Task statement → Restrict the output to the lines below starting at the one that contains "Preemptive priority (lower" and ending at the one that contains "Count the context", and restate them word for word, both ends included.

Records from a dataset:
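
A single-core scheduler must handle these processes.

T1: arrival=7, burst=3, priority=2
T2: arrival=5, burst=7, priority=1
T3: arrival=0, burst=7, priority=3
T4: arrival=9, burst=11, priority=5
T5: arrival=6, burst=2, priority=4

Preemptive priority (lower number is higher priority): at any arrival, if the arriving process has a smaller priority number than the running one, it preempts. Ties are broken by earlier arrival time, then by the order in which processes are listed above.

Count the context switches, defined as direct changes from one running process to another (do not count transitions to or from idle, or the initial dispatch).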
* * *
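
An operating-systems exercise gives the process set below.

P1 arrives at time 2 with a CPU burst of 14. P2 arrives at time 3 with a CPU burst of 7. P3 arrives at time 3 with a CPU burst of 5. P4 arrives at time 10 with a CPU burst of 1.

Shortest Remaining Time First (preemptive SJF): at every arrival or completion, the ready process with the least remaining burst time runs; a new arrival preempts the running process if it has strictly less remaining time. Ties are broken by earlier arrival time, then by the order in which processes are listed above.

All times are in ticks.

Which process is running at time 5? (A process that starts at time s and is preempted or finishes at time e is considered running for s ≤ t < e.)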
---
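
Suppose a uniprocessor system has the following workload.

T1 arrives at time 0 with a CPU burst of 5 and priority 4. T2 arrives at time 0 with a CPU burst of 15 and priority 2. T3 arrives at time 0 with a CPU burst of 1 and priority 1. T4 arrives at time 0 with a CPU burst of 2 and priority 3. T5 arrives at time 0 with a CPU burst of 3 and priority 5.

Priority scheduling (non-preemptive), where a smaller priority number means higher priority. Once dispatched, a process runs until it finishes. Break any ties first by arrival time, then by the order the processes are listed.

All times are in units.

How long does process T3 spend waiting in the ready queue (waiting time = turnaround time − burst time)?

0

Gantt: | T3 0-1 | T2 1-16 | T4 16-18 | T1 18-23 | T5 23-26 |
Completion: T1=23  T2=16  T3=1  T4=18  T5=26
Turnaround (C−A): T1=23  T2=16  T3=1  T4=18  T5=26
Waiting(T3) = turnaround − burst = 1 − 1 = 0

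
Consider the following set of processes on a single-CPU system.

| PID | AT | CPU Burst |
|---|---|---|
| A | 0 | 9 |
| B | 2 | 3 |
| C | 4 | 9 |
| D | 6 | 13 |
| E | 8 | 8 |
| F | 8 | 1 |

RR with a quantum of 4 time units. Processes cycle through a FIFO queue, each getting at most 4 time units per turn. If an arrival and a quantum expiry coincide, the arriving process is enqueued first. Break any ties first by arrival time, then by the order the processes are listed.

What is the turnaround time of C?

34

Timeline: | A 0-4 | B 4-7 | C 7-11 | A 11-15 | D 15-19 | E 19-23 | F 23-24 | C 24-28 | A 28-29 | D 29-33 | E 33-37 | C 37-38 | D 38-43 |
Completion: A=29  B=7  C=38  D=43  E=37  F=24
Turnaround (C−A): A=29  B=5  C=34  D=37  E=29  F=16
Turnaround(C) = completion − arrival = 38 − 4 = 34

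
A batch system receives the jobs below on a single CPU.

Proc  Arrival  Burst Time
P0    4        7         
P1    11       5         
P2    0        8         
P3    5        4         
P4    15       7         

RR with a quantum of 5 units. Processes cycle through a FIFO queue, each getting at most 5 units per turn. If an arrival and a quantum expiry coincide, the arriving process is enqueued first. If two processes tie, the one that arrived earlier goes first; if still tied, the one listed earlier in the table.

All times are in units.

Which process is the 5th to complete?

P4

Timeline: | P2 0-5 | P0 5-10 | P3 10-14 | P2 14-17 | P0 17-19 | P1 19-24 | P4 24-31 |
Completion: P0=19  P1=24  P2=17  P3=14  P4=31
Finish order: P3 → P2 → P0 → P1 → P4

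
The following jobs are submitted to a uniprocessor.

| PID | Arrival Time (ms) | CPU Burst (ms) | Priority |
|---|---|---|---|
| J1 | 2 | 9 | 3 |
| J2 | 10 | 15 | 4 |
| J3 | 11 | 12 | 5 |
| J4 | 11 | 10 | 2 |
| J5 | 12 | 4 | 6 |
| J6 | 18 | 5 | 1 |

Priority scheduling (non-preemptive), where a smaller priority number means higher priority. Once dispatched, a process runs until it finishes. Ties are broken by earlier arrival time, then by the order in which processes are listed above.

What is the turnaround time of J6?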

Reply to the task →
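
Preemptive priority (lower number is higher priority): at any arrival, if the arriving process has a smaller priority number than the running one, it preempts. Ties are broken by earlier arrival time, then by the order in which processes are listed above.

Count the context switches, defined as direct changes from one running process to another (do not count transitions to or from idle, or the initial dispatch).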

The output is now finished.